Work to complete>
Return exactly the lines from the one that contains "What is $\left(-45" up to the last line of the listing, and nothing else.

Information>
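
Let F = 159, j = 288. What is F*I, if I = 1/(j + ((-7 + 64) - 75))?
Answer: 53/90 ≈ 0.58889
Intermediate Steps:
I = 1/270 (I = 1/(288 + ((-7 + 64) - 75)) = 1/(288 + (57 - 75)) = 1/(288 - 18) = 1/270 ≈ 0.0037037)
F*I = 159*(1/270) = 53/90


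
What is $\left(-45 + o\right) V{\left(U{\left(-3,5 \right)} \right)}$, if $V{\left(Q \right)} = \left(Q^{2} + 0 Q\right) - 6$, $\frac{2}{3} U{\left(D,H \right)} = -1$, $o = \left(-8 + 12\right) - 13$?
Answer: $\frac{405}{2} \approx 202.5$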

Exercise response>
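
What is $\left(-45 + o\right) V{\left(U{\left(-3,5 \right)} \right)}$, if $V{\left(Q \right)} = \left(Q^{2} + 0 Q\right) - 6$, $\frac{2}{3} U{\left(D,H \right)} = -1$, $o = \left(-8 + 12\right) - 13$?
Answer: $\frac{405}{2} \approx 202.5$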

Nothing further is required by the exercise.